##### Extracted records
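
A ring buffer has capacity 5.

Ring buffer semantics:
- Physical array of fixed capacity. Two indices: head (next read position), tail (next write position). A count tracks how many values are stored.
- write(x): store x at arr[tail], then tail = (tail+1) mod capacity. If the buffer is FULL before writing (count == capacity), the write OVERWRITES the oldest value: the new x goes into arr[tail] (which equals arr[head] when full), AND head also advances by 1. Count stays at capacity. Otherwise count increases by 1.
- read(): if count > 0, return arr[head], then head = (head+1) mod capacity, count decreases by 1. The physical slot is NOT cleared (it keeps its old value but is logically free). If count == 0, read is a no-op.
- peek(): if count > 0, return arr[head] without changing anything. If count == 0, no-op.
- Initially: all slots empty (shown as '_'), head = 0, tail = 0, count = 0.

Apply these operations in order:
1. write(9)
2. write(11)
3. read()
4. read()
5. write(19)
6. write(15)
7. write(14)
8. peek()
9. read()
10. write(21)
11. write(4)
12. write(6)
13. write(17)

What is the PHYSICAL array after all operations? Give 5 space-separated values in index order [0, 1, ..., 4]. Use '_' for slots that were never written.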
##########
Task goal:
Find the string "peek" in the lines above and count those lines. Give only that count.

Answer section:
2